# Brief
Having read the entries, repeat all of them exactly.

Saved data entries
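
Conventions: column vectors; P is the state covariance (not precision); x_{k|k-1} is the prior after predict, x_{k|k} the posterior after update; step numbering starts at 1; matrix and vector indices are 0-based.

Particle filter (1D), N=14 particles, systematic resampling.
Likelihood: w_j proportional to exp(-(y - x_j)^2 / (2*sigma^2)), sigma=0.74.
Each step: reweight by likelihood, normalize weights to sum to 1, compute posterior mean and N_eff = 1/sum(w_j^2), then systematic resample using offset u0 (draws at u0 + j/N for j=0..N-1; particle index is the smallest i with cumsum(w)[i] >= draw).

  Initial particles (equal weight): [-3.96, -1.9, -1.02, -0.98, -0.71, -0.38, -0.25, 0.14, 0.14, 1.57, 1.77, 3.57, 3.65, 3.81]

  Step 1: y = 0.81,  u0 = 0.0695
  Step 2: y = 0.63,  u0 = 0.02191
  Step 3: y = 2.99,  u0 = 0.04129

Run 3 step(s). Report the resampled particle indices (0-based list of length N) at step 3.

resampled_idx = [11, 11, 11, 11, 12, 12, 12, 12, 13, 13, 13, 13, 13, 13]

step 1: w=[0.0000, 0.0004, 0.0147, 0.0167, 0.0378, 0.0856, 0.1118, 0.2070, 0.2070, 0.1840, 0.1344, 0.0003, 0.0002, 0.0001]  mean=0.4676  Neff=6.2743  idx=[4, 5, 6, 7, 7, 7, 8, 8, 8, 9, 9, 9, 10, 10]
step 2: w=[0.0247, 0.0502, 0.0628, 0.1023, 0.1023, 0.1023, 0.1023, 0.1023, 0.1023, 0.0569, 0.0569, 0.0569, 0.0389, 0.0389]  mean=0.4391  Neff=12.1043  idx=[0, 2, 3, 3, 4, 5, 6, 6, 7, 8, 8, 9, 11, 12]
step 3: w=[0.0000, 0.0001, 0.0010, 0.0010, 0.0010, 0.0010, 0.0010, 0.0010, 0.0010, 0.0010, 0.0010, 0.2737, 0.2737, 0.4432]  mean=1.6451  Neff=2.8883  idx=[11, 11, 11, 11, 12, 12, 12, 12, 13, 13, 13, 13, 13, 13]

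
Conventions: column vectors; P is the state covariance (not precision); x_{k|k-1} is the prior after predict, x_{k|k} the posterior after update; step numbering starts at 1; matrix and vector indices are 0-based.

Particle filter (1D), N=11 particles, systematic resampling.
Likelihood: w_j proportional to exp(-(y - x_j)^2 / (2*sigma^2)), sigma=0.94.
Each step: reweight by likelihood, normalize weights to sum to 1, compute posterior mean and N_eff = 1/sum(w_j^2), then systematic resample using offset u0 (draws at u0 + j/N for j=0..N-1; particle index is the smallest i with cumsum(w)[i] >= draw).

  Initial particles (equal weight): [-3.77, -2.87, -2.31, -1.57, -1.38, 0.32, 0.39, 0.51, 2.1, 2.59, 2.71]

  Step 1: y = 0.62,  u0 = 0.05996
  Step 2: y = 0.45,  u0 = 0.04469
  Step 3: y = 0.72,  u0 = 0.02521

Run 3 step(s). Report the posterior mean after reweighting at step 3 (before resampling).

post_mean = 0.4105

step 1: w=[0.0000, 0.0003, 0.0022, 0.0185, 0.0291, 0.2656, 0.2712, 0.2776, 0.0809, 0.0311, 0.0236]  mean=0.5717  Neff=4.3404  idx=[5, 5, 5, 6, 6, 6, 7, 7, 7, 8, 9]
step 2: w=[0.1071, 0.1071, 0.1071, 0.1079, 0.1079, 0.1079, 0.1079, 0.1079, 0.1079, 0.0232, 0.0081]  mean=0.4638  Neff=9.5351  idx=[0, 1, 2, 2, 3, 4, 5, 6, 7, 8, 8]
step 3: w=[0.0880, 0.0880, 0.0880, 0.0880, 0.0906, 0.0906, 0.0906, 0.0940, 0.0940, 0.0940, 0.0940]  mean=0.4105  Neff=10.9913  idx=[0, 1, 2, 3, 4, 5, 6, 7, 8, 9, 10]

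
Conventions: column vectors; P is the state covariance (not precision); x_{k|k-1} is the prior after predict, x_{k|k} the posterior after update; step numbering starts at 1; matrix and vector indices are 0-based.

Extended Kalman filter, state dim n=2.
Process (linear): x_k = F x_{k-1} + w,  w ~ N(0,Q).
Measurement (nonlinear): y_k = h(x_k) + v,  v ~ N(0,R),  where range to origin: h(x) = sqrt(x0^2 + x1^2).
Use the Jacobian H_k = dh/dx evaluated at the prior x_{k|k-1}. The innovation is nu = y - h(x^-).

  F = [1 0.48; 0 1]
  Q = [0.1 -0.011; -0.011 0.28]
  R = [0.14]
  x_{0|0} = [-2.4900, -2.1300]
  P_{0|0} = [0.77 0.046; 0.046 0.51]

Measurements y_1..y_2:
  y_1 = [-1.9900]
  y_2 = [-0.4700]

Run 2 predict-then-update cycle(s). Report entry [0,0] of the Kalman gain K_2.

K[0,0] = 0.4515

step 1: x^-=[-3.5124, -2.1300]  P^-=[1.0317 0.2798; 0.2798 0.7900]  H_jac=[-0.8551 -0.5185]  S=[1.3548]  K=[-0.7582; -0.4790]  nu=[-6.0978]  x^+=[1.1110, 0.7905]  P^+=[0.2528 -0.2122; -0.2122 0.4792]
step 2: x^-=[1.4904, 0.7905]  P^-=[0.2595 0.0068; 0.0068 0.7592]  H_jac=[0.8834 0.4686]  S=[0.5149]  K=[0.4515; 0.7026]  nu=[-2.1571]  x^+=[0.5165, -0.7251]  P^+=[0.1546 -0.1565; -0.1565 0.5050]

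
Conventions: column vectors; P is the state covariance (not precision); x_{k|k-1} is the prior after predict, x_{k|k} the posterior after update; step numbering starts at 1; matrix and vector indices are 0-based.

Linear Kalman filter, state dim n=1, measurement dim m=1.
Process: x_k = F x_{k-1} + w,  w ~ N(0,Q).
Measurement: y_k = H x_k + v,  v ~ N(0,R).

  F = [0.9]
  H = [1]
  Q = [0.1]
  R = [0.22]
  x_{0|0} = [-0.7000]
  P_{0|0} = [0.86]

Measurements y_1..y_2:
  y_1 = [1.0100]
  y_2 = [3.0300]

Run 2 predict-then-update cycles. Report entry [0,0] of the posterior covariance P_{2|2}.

step 1: x^-=[-0.6300]  P^-=[0.7966]  S=[1.0166]  K=[0.7836]  nu=[1.6400]  x^+=[0.6551]  P^+=[0.1724]
step 2: x^-=[0.5896]  P^-=[0.2396]  S=[0.4596]  K=[0.5214]  nu=[2.4404]  x^+=[1.8619]  P^+=[0.1147]

P_post[0,0] = 0.1147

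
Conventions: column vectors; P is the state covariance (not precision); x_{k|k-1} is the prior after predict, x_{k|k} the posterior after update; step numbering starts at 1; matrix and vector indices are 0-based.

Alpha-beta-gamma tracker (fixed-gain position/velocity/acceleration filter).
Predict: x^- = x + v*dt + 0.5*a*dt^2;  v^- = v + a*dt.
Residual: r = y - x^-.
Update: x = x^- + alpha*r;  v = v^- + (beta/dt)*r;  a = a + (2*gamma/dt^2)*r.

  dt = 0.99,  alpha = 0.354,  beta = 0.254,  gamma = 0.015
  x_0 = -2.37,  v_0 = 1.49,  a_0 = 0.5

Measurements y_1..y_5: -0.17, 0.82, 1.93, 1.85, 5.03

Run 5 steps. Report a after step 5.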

# Answer to the exercise
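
Conventions: column vectors; P is the state covariance (not precision); x_{k|k-1} is the prior after predict, x_{k|k} the posterior after update; step numbering starts at 1; matrix and vector indices are 0-based.

Particle filter (1D), N=14 particles, systematic resampling.
Likelihood: w_j proportional to exp(-(y - x_j)^2 / (2*sigma^2)), sigma=0.74.
Each step: reweight by likelihood, normalize weights to sum to 1, compute posterior mean and N_eff = 1/sum(w_j^2), then systematic resample using offset u0 (draws at u0 + j/N for j=0..N-1; particle index is the smallest i with cumsum(w)[i] >= draw).

  Initial particles (equal weight): [-3.96, -1.9, -1.02, -0.98, -0.71, -0.38, -0.25, 0.14, 0.14, 1.57, 1.77, 3.57, 3.65, 3.81]

  Step 1: y = 0.81,  u0 = 0.0695
  Step 2: y = 0.63,  u0 = 0.02191
  Step 3: y = 2.99,  u0 = 0.04129

Run 3 step(s). Report the resampled particle indices (0-based list of length N) at step 3.

resampled_idx = [11, 11, 11, 11, 12, 12, 12, 12, 13, 13, 13, 13, 13, 13]

step 1: w=[0.0000, 0.0004, 0.0147, 0.0167, 0.0378, 0.0856, 0.1118, 0.2070, 0.2070, 0.1840, 0.1344, 0.0003, 0.0002, 0.0001]  mean=0.4676  Neff=6.2743  idx=[4, 5, 6, 7, 7, 7, 8, 8, 8, 9, 9, 9, 10, 10]
step 2: w=[0.0247, 0.0502, 0.0628, 0.1023, 0.1023, 0.1023, 0.1023, 0.1023, 0.1023, 0.0569, 0.0569, 0.0569, 0.0389, 0.0389]  mean=0.4391  Neff=12.1043  idx=[0, 2, 3, 3, 4, 5, 6, 6, 7, 8, 8, 9, 11, 12]
step 3: w=[0.0000, 0.0001, 0.0010, 0.0010, 0.0010, 0.0010, 0.0010, 0.0010, 0.0010, 0.0010, 0.0010, 0.2737, 0.2737, 0.4432]  mean=1.6451  Neff=2.8883  idx=[11, 11, 11, 11, 12, 12, 12, 12, 13, 13, 13, 13, 13, 13]

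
Conventions: column vectors; P is the state covariance (not precision); x_{k|k-1} is the prior after predict, x_{k|k} the posterior after update; step numbering starts at 1; matrix and vector indices are 0-based.

Particle filter (1D), N=11 particles, systematic resampling.
Likelihood: w_j proportional to exp(-(y - x_j)^2 / (2*sigma^2)), sigma=0.94.
Each step: reweight by likelihood, normalize weights to sum to 1, compute posterior mean and N_eff = 1/sum(w_j^2), then systematic resample using offset u0 (draws at u0 + j/N for j=0..N-1; particle index is the smallest i with cumsum(w)[i] >= draw).

  Initial particles (equal weight): [-3.77, -2.87, -2.31, -1.57, -1.38, 0.32, 0.39, 0.51, 2.1, 2.59, 2.71]

  Step 1: y = 0.62,  u0 = 0.05996
  Step 2: y = 0.45,  u0 = 0.04469
  Step 3: y = 0.72,  u0 = 0.02521

Run 3 step(s). Report the posterior mean after reweighting at step 3 (before resampling).

post_mean = 0.4105

step 1: w=[0.0000, 0.0003, 0.0022, 0.0185, 0.0291, 0.2656, 0.2712, 0.2776, 0.0809, 0.0311, 0.0236]  mean=0.5717  Neff=4.3404  idx=[5, 5, 5, 6, 6, 6, 7, 7, 7, 8, 9]
step 2: w=[0.1071, 0.1071, 0.1071, 0.1079, 0.1079, 0.1079, 0.1079, 0.1079, 0.1079, 0.0232, 0.0081]  mean=0.4638  Neff=9.5351  idx=[0, 1, 2, 2, 3, 4, 5, 6, 7, 8, 8]
step 3: w=[0.0880, 0.0880, 0.0880, 0.0880, 0.0906, 0.0906, 0.0906, 0.0940, 0.0940, 0.0940, 0.0940]  mean=0.4105  Neff=10.9913  idx=[0, 1, 2, 3, 4, 5, 6, 7, 8, 9, 10]

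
Conventions: column vectors; P is the state covariance (not precision); x_{k|k-1} is the prior after predict, x_{k|k} the posterior after update; step numbering starts at 1; matrix and vector indices are 0-based.

Extended Kalman filter, state dim n=2.
Process (linear): x_k = F x_{k-1} + w,  w ~ N(0,Q).
Measurement (nonlinear): y_k = h(x_k) + v,  v ~ N(0,R),  where range to origin: h(x) = sqrt(x0^2 + x1^2).
Use the Jacobian H_k = dh/dx evaluated at the prior x_{k|k-1}. The innovation is nu = y - h(x^-).

  F = [1 0.48; 0 1]
  Q = [0.1 -0.011; -0.011 0.28]
  R = [0.14]
  x_{0|0} = [-2.4900, -2.1300]
  P_{0|0} = [0.77 0.046; 0.046 0.51]

Measurements y_1..y_2:
  y_1 = [-1.9900]
  y_2 = [-0.4700]

Run 2 predict-then-update cycle(s). Report entry [0,0] of the Kalman gain K_2.

K[0,0] = 0.4515

step 1: x^-=[-3.5124, -2.1300]  P^-=[1.0317 0.2798; 0.2798 0.7900]  H_jac=[-0.8551 -0.5185]  S=[1.3548]  K=[-0.7582; -0.4790]  nu=[-6.0978]  x^+=[1.1110, 0.7905]  P^+=[0.2528 -0.2122; -0.2122 0.4792]
step 2: x^-=[1.4904, 0.7905]  P^-=[0.2595 0.0068; 0.0068 0.7592]  H_jac=[0.8834 0.4686]  S=[0.5149]  K=[0.4515; 0.7026]  nu=[-2.1571]  x^+=[0.5165, -0.7251]  P^+=[0.1546 -0.1565; -0.1565 0.5050]

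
Conventions: column vectors; P is the state covariance (not precision); x_{k|k-1} is the prior after predict, x_{k|k} the posterior after update; step numbering starts at 1; matrix and vector indices are 0-based.

Linear Kalman filter, state dim n=1, measurement dim m=1.
Process: x_k = F x_{k-1} + w,  w ~ N(0,Q).
Measurement: y_k = H x_k + v,  v ~ N(0,R).

  F = [0.9]
  H = [1]
  Q = [0.1]
  R = [0.22]
  x_{0|0} = [-0.7000]
  P_{0|0} = [0.86]

Measurements y_1..y_2:
  y_1 = [1.0100]
  y_2 = [3.0300]

Run 2 predict-then-update cycles. Report entry [0,0] of the posterior covariance P_{2|2}.

step 1: x^-=[-0.6300]  P^-=[0.7966]  S=[1.0166]  K=[0.7836]  nu=[1.6400]  x^+=[0.6551]  P^+=[0.1724]
step 2: x^-=[0.5896]  P^-=[0.2396]  S=[0.4596]  K=[0.5214]  nu=[2.4404]  x^+=[1.8619]  P^+=[0.1147]

P_post[0,0] = 0.1147

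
Conventions: column vectors; P is the state covariance (not precision); x_{k|k-1} is the prior after predict, x_{k|k} the posterior after update; step numbering starts at 1; matrix and vector indices are 0-based.

Alpha-beta-gamma tracker (fixed-gain position/velocity/acceleration filter).
Predict: x^- = x + v*dt + 0.5*a*dt^2;  v^- = v + a*dt.
Residual: r = y - x^-.
Update: x = x^- + alpha*r;  v = v^- + (beta/dt)*r;  a = a + (2*gamma/dt^2)*r.

  dt = 0.99,  alpha = 0.354,  beta = 0.254,  gamma = 0.015
  x_0 = -2.37,  v_0 = 1.49,  a_0 = 0.5

Measurements y_1..y_5: -0.17, 0.82, 1.93, 1.85, 5.03

Run 5 steps. Report a after step 5.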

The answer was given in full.